Working data »
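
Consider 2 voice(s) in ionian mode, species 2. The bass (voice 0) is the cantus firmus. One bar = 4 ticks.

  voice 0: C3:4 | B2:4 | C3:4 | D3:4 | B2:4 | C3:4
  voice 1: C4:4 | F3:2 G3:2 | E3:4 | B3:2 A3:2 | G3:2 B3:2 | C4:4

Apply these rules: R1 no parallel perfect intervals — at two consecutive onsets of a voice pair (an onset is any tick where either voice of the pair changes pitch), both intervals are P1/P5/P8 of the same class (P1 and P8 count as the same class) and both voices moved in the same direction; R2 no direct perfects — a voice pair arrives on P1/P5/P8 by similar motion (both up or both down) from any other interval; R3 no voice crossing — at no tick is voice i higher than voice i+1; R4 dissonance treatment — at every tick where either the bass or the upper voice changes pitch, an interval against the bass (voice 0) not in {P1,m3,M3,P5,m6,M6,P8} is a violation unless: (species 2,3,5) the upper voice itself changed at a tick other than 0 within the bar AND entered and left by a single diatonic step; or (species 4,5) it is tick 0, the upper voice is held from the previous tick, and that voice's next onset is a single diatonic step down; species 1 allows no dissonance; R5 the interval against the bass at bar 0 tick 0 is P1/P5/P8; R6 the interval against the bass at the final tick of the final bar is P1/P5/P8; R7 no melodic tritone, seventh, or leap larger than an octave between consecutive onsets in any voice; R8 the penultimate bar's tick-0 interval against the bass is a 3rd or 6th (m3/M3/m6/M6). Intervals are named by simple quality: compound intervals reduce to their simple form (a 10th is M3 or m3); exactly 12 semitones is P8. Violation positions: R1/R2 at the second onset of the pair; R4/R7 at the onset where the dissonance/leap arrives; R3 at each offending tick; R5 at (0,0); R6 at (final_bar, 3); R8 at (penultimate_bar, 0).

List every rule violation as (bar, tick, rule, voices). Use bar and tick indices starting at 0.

(1, 0, R4, (0, 1))
(5, 0, R1, (0, 1))

bar 0: v0=C3 v1=C4 downbeat P8
bar 1: v0=B2 v1=F3 downbeat TT
bar 2: v0=C3 v1=E3 downbeat M3
bar 3: v0=D3 v1=B3 downbeat M6
bar 4: v0=B2 v1=G3 downbeat m6
bar 5: v0=C3 v1=C4 downbeat P8
  -> R4 @ bar 1 tick 0 v(0, 1): B2/F3 TT untreated
  -> R1 @ bar 5 tick 0 v(0, 1): B2/B3 P8 -> C3/C4 P8 similar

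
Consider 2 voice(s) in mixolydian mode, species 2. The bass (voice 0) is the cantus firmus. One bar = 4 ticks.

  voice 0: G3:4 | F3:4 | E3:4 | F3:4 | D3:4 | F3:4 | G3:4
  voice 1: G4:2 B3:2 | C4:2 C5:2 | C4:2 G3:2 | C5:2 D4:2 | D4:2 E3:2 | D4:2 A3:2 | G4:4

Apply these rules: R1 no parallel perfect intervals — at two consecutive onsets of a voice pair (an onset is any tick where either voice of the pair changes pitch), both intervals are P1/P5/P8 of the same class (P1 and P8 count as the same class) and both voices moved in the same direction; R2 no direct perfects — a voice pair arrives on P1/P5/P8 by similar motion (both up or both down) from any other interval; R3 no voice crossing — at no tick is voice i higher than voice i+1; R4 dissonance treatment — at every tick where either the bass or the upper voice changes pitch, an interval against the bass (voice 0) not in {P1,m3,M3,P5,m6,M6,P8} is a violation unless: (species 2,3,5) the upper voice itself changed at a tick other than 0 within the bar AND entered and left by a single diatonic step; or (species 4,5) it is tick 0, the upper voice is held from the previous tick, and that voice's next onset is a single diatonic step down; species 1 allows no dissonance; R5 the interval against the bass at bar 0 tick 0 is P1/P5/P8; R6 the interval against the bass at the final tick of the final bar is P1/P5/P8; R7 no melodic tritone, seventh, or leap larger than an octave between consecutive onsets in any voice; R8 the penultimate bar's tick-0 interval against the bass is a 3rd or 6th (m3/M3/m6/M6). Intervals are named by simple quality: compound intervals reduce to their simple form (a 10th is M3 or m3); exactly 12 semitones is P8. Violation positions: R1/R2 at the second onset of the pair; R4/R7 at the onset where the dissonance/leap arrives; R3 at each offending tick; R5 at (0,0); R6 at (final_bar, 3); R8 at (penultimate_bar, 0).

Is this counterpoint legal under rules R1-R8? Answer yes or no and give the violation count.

bar 0: v0=G3 v1=G4 (P8)
bar 1: v0=F3 v1=C4 (P5)
bar 2: v0=E3 v1=C4 (m6)
bar 3: v0=F3 v1=C5 (P5)
bar 4: v0=D3 v1=D4 (P8)
bar 5: v0=F3 v1=D4 (M6)
bar 6: v0=G3 v1=G4 (P8)
  R2 @ bar3.0: E3/G3 m3 -> F3/C5 P5 similar
  R7 @ bar3.0: G3->C5 leap 17st
  R7 @ bar3.2: C5->D4 leap 10st
  R4 @ bar4.2: D3/E3 M2 untreated
  R7 @ bar4.2: D4->E3 leap 10st
  R7 @ bar5.0: E3->D4 leap 10st
  R2 @ bar6.0: F3/A3 M3 -> G3/G4 P8 similar
  R7 @ bar6.0: A3->G4 leap 10st

No (8 violations)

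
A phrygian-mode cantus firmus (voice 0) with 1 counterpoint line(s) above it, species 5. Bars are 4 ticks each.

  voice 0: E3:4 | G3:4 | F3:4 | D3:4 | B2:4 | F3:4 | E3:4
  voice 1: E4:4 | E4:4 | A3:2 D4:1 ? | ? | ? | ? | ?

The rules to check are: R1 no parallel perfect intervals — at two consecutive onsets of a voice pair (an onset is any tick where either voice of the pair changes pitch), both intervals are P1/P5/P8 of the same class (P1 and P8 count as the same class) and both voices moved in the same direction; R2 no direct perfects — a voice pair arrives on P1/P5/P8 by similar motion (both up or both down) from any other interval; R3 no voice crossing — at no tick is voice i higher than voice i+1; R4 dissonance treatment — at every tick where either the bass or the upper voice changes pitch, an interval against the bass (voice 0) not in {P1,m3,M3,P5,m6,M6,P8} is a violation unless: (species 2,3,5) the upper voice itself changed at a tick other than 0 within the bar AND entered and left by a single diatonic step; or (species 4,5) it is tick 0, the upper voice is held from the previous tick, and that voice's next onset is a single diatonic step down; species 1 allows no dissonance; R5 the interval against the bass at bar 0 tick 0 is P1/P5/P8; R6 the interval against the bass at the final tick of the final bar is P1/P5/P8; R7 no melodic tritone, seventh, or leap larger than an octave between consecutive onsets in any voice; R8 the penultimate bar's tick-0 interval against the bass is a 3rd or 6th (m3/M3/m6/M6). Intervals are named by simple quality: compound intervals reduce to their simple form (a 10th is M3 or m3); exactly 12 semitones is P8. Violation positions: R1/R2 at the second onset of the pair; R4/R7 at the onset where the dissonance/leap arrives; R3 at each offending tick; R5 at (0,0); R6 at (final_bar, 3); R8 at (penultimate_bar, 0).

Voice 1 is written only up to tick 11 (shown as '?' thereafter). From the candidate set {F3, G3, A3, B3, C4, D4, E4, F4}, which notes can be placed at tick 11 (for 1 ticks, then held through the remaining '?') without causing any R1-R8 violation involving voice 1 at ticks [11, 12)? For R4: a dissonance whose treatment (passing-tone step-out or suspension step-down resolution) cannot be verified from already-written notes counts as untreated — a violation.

F3: legal
G3: violates R4
A3: legal
B3: violates R4
C4: legal
D4: legal
E4: violates R4
F4: legal

{A3, C4, D4, F3, F4}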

What you have to do »
Each line between the start of the listing above and the line containing "voice 1: C4:4", with both ends counted, is to be set down unchanged.

Final answer »
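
Consider 2 voice(s) in ionian mode, species 2. The bass (voice 0) is the cantus firmus. One bar = 4 ticks.

  voice 0: C3:4 | B2:4 | C3:4 | D3:4 | B2:4 | C3:4
  voice 1: C4:4 | F3:2 G3:2 | E3:4 | B3:2 A3:2 | G3:2 B3:2 | C4:4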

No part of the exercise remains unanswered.